(Saved entries)

⁂

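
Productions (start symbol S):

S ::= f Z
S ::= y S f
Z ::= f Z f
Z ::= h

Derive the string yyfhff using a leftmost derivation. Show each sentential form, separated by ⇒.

S⇒ySf⇒yySff⇒yyfZff⇒yyfhff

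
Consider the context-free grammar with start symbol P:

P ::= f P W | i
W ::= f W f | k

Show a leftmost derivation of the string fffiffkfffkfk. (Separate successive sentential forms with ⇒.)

P ⇒ fPW   [P ::= f P W]
fPW ⇒ ffPWW   [P ::= f P W]
ffPWW ⇒ fffPWWW   [P ::= f P W]
fffPWWW ⇒ fffiWWW   [P ::= i]
fffiWWW ⇒ fffifWfWW   [W ::= f W f]
fffifWfWW ⇒ fffiffWffWW   [W ::= f W f]
fffiffWffWW ⇒ fffiffkffWW   [W ::= k]
fffiffkffWW ⇒ fffiffkfffWfW   [W ::= f W f]
fffiffkfffWfW ⇒ fffiffkfffkfW   [W ::= k]
fffiffkfffkfW ⇒ fffiffkfffkfk   [W ::= k]

P⇒fPW⇒ffPWW⇒fffPWWW⇒fffiWWW⇒fffifWfWW⇒fffiffWffWW⇒fffiffkffWW⇒fffiffkfffWfW⇒fffiffkfffkfW⇒fffiffkfffkfk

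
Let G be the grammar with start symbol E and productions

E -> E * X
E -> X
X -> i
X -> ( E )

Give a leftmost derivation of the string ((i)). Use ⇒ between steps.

E ⇒ X ⇒ (E) ⇒ (X) ⇒ ((E)) ⇒ ((X)) ⇒ ((i))

E ⇒ X   [E -> X]
X ⇒ (E)   [X -> ( E )]
(E) ⇒ (X)   [E -> X]
(X) ⇒ ((E))   [X -> ( E )]
((E)) ⇒ ((X))   [E -> X]
((X)) ⇒ ((i))   [X -> i]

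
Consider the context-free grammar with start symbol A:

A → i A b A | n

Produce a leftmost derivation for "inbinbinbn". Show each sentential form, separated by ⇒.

A ⇒ iAbA ⇒ inbA ⇒ inbiAbA ⇒ inbinbA ⇒ inbinbiAbA ⇒ inbinbinbA ⇒ inbinbinbn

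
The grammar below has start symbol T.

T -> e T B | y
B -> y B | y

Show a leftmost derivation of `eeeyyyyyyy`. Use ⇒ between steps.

T ⇒ eTB ⇒ eeTBB ⇒ eeeTBBB ⇒ eeeyBBB ⇒ eeeyyBBB ⇒ eeeyyyBBB ⇒ eeeyyyyBBB ⇒ eeeyyyyyBB ⇒ eeeyyyyyyB ⇒ eeeyyyyyyy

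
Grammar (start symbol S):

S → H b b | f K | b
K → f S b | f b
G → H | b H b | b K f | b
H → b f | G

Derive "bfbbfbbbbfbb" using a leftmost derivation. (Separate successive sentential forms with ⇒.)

S ⇒ Hbb   [S → H b b]
Hbb ⇒ Gbb   [H → G]
Gbb ⇒ bKfbb   [G → b K f]
bKfbb ⇒ bfSbfbb   [K → f S b]
bfSbfbb ⇒ bfHbbbfbb   [S → H b b]
bfHbbbfbb ⇒ bfGbbbfbb   [H → G]
bfGbbbfbb ⇒ bfbHbbbbfbb   [G → b H b]
bfbHbbbbfbb ⇒ bfbbfbbbbfbb   [H → b f]

S⇒Hbb⇒Gbb⇒bKfbb⇒bfSbfbb⇒bfHbbbfbb⇒bfGbbbfbb⇒bfbHbbbbfbb⇒bfbbfbbbbfbb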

⁂

*Brief*
Return each record exactly as given.

*Task answer*
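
Productions (start symbol S):

S ::= f Z
S ::= y S f
Z ::= f Z f
Z ::= h

Derive the string yyfhff using a leftmost derivation. Show each sentential form, separated by ⇒.

S⇒ySf⇒yySff⇒yyfZff⇒yyfhff

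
Consider the context-free grammar with start symbol P:

P ::= f P W | i
W ::= f W f | k

Show a leftmost derivation of the string fffiffkfffkfk. (Separate successive sentential forms with ⇒.)

P ⇒ fPW   [P ::= f P W]
fPW ⇒ ffPWW   [P ::= f P W]
ffPWW ⇒ fffPWWW   [P ::= f P W]
fffPWWW ⇒ fffiWWW   [P ::= i]
fffiWWW ⇒ fffifWfWW   [W ::= f W f]
fffifWfWW ⇒ fffiffWffWW   [W ::= f W f]
fffiffWffWW ⇒ fffiffkffWW   [W ::= k]
fffiffkffWW ⇒ fffiffkfffWfW   [W ::= f W f]
fffiffkfffWfW ⇒ fffiffkfffkfW   [W ::= k]
fffiffkfffkfW ⇒ fffiffkfffkfk   [W ::= k]

P⇒fPW⇒ffPWW⇒fffPWWW⇒fffiWWW⇒fffifWfWW⇒fffiffWffWW⇒fffiffkffWW⇒fffiffkfffWfW⇒fffiffkfffkfW⇒fffiffkfffkfk

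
Let G be the grammar with start symbol E and productions

E -> E * X
E -> X
X -> i
X -> ( E )

Give a leftmost derivation of the string ((i)). Use ⇒ between steps.

E ⇒ X ⇒ (E) ⇒ (X) ⇒ ((E)) ⇒ ((X)) ⇒ ((i))

E ⇒ X   [E -> X]
X ⇒ (E)   [X -> ( E )]
(E) ⇒ (X)   [E -> X]
(X) ⇒ ((E))   [X -> ( E )]
((E)) ⇒ ((X))   [E -> X]
((X)) ⇒ ((i))   [X -> i]

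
Consider the context-free grammar with start symbol A:

A → i A b A | n

Produce a leftmost derivation for "inbinbinbn". Show each sentential form, separated by ⇒.

A ⇒ iAbA ⇒ inbA ⇒ inbiAbA ⇒ inbinbA ⇒ inbinbiAbA ⇒ inbinbinbA ⇒ inbinbinbn

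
The grammar below has start symbol T.

T -> e T B | y
B -> y B | y

Show a leftmost derivation of `eeeyyyyyyy`. Use ⇒ between steps.

T ⇒ eTB ⇒ eeTBB ⇒ eeeTBBB ⇒ eeeyBBB ⇒ eeeyyBBB ⇒ eeeyyyBBB ⇒ eeeyyyyBBB ⇒ eeeyyyyyBB ⇒ eeeyyyyyyB ⇒ eeeyyyyyyy

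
Grammar (start symbol S):

S → H b b | f K | b
K → f S b | f b
G → H | b H b | b K f | b
H → b f | G

Derive "bfbbfbbbbfbb" using a leftmost derivation. (Separate successive sentential forms with ⇒.)

S ⇒ Hbb   [S → H b b]
Hbb ⇒ Gbb   [H → G]
Gbb ⇒ bKfbb   [G → b K f]
bKfbb ⇒ bfSbfbb   [K → f S b]
bfSbfbb ⇒ bfHbbbfbb   [S → H b b]
bfHbbbfbb ⇒ bfGbbbfbb   [H → G]
bfGbbbfbb ⇒ bfbHbbbbfbb   [G → b H b]
bfbHbbbbfbb ⇒ bfbbfbbbbfbb   [H → b f]

S⇒Hbb⇒Gbb⇒bKfbb⇒bfSbfbb⇒bfHbbbfbb⇒bfGbbbfbb⇒bfbHbbbbfbb⇒bfbbfbbbbfbb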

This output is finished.